EXERCISE INPUT
/---
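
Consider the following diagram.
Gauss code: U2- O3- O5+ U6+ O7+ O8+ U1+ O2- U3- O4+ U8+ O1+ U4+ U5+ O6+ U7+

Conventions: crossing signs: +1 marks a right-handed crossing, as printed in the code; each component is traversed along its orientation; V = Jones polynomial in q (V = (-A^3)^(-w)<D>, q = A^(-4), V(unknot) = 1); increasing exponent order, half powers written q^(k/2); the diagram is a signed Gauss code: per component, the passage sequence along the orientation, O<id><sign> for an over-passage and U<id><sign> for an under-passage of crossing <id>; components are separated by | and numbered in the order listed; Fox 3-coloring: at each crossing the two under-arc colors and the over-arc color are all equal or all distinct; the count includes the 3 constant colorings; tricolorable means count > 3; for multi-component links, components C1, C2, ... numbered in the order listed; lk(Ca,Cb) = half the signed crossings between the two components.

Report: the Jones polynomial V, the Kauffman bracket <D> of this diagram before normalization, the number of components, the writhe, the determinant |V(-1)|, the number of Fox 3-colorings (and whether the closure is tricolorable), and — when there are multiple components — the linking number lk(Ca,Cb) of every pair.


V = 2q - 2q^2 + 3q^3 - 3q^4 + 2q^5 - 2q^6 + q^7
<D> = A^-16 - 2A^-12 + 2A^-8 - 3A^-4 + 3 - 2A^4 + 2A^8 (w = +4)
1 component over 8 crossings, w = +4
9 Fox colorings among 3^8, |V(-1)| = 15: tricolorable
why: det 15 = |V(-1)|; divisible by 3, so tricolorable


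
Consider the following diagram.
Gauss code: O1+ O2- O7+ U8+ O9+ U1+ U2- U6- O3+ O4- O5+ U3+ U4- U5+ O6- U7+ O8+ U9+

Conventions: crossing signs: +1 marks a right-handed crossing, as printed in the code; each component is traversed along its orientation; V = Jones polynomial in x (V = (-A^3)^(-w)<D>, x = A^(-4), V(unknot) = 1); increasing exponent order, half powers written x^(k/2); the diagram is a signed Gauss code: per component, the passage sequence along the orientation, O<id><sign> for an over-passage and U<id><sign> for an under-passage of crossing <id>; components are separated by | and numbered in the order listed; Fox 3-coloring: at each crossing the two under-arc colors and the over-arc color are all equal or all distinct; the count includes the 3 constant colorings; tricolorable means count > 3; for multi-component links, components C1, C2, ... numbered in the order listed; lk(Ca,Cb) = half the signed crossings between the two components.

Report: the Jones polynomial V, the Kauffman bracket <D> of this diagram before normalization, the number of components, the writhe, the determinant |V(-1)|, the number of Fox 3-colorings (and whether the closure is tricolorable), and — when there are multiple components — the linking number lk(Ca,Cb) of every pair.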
\---
AIM OF THE EXERCISE
The entire listing needs to be output again, exactly, please.

OUTPUT FOR THIS EXERCISE
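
Consider the following diagram.
Gauss code: U2- O3- O5+ U6+ O7+ O8+ U1+ O2- U3- O4+ U8+ O1+ U4+ U5+ O6+ U7+

Conventions: crossing signs: +1 marks a right-handed crossing, as printed in the code; each component is traversed along its orientation; V = Jones polynomial in q (V = (-A^3)^(-w)<D>, q = A^(-4), V(unknot) = 1); increasing exponent order, half powers written q^(k/2); the diagram is a signed Gauss code: per component, the passage sequence along the orientation, O<id><sign> for an over-passage and U<id><sign> for an under-passage of crossing <id>; components are separated by | and numbered in the order listed; Fox 3-coloring: at each crossing the two under-arc colors and the over-arc color are all equal or all distinct; the count includes the 3 constant colorings; tricolorable means count > 3; for multi-component links, components C1, C2, ... numbered in the order listed; lk(Ca,Cb) = half the signed crossings between the two components.

Report: the Jones polynomial V, the Kauffman bracket <D> of this diagram before normalization, the number of components, the writhe, the determinant |V(-1)|, the number of Fox 3-colorings (and whether the closure is tricolorable), and — when there are multiple components — the linking number lk(Ca,Cb) of every pair.


V = 2q - 2q^2 + 3q^3 - 3q^4 + 2q^5 - 2q^6 + q^7
<D> = A^-16 - 2A^-12 + 2A^-8 - 3A^-4 + 3 - 2A^4 + 2A^8 (w = +4)
1 component over 8 crossings, w = +4
9 Fox colorings among 3^8, |V(-1)| = 15: tricolorable
why: det 15 = |V(-1)|; divisible by 3, so tricolorable


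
Consider the following diagram.
Gauss code: O1+ O2- O7+ U8+ O9+ U1+ U2- U6- O3+ O4- O5+ U3+ U4- U5+ O6- U7+ O8+ U9+

Conventions: crossing signs: +1 marks a right-handed crossing, as printed in the code; each component is traversed along its orientation; V = Jones polynomial in x (V = (-A^3)^(-w)<D>, x = A^(-4), V(unknot) = 1); increasing exponent order, half powers written x^(k/2); the diagram is a signed Gauss code: per component, the passage sequence along the orientation, O<id><sign> for an over-passage and U<id><sign> for an under-passage of crossing <id>; components are separated by | and numbered in the order listed; Fox 3-coloring: at each crossing the two under-arc colors and the over-arc color are all equal or all distinct; the count includes the 3 constant colorings; tricolorable means count > 3; for multi-component links, components C1, C2, ... numbered in the order listed; lk(Ca,Cb) = half the signed crossings between the two components.

Report: the Jones polynomial V, the Kauffman bracket <D> of this diagram before normalization, the number of components, the writhe, the determinant |V(-1)|, the number of Fox 3-colorings (and whether the closure is tricolorable), and — when there are multiple components — the linking number lk(Ca,Cb) of every pair.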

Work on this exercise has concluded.